RECORD EXCERPTS ::
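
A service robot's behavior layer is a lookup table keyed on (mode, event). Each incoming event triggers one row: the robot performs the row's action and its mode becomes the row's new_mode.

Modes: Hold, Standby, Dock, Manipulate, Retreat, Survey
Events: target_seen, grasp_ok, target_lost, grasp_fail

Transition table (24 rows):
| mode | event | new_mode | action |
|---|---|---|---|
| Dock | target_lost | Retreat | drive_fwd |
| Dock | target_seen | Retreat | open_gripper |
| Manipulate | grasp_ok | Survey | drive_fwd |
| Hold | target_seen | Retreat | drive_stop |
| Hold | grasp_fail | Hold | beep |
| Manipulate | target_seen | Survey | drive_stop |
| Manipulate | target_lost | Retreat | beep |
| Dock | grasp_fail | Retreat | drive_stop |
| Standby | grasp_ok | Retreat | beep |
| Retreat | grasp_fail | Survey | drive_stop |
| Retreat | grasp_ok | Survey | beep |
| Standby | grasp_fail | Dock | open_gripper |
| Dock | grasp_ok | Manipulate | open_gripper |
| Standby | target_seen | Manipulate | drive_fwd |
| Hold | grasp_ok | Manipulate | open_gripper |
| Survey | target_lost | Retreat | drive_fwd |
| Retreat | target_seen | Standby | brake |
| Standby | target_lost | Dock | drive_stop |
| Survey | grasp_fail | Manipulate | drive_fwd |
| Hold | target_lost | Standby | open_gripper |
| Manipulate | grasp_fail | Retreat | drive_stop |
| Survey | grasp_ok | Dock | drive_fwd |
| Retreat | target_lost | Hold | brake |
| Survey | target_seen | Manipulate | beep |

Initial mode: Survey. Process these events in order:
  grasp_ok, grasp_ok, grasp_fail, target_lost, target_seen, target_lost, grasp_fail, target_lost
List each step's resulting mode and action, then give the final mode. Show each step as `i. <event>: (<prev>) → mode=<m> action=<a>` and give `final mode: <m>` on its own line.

final mode: Standby

1. grasp_ok: (Survey) → mode=Dock action=drive_fwd
2. grasp_ok: (Dock) → mode=Manipulate action=open_gripper
3. grasp_fail: (Manipulate) → mode=Retreat action=drive_stop
4. target_lost: (Retreat) → mode=Hold action=brake
5. target_seen: (Hold) → mode=Retreat action=drive_stop
6. target_lost: (Retreat) → mode=Hold action=brake
7. grasp_fail: (Hold) → mode=Hold action=beep
8. target_lost: (Hold) → mode=Standby action=open_gripper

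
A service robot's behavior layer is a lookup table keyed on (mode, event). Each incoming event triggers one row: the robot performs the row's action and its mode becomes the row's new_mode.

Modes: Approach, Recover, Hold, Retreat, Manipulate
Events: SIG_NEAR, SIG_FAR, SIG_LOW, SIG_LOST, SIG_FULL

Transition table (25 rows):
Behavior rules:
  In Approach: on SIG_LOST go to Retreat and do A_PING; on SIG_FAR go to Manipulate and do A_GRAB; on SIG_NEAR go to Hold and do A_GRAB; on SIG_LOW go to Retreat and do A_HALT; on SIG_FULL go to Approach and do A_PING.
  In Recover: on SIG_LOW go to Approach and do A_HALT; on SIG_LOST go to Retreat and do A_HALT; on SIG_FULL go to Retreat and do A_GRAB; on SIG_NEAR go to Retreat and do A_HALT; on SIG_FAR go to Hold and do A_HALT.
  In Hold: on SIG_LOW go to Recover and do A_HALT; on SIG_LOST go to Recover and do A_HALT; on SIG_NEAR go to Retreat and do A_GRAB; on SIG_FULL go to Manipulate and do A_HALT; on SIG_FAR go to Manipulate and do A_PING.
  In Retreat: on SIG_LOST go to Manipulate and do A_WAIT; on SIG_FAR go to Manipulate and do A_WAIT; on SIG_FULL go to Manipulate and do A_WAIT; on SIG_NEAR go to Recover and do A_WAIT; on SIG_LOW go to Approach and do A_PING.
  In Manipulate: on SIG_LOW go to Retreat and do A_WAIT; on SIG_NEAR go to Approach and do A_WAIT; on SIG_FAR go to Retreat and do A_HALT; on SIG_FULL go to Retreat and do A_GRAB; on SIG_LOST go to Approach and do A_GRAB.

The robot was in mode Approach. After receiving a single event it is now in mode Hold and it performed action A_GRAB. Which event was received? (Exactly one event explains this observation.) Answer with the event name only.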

EXERCISE ::
Would you please copy exactly the part of the entries above that begins at the line containing "new_mode | action |" and ends at the line containing "Dock | grasp_fail | Retreat | drive_stop |", both lines included?

RESULT OF THIS TASK ::
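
| mode | event | new_mode | action |
|---|---|---|---|
| Dock | target_lost | Retreat | drive_fwd |
| Dock | target_seen | Retreat | open_gripper |
| Manipulate | grasp_ok | Survey | drive_fwd |
| Hold | target_seen | Retreat | drive_stop |
| Hold | grasp_fail | Hold | beep |
| Manipulate | target_seen | Survey | drive_stop |
| Manipulate | target_lost | Retreat | beep |
| Dock | grasp_fail | Retreat | drive_stop |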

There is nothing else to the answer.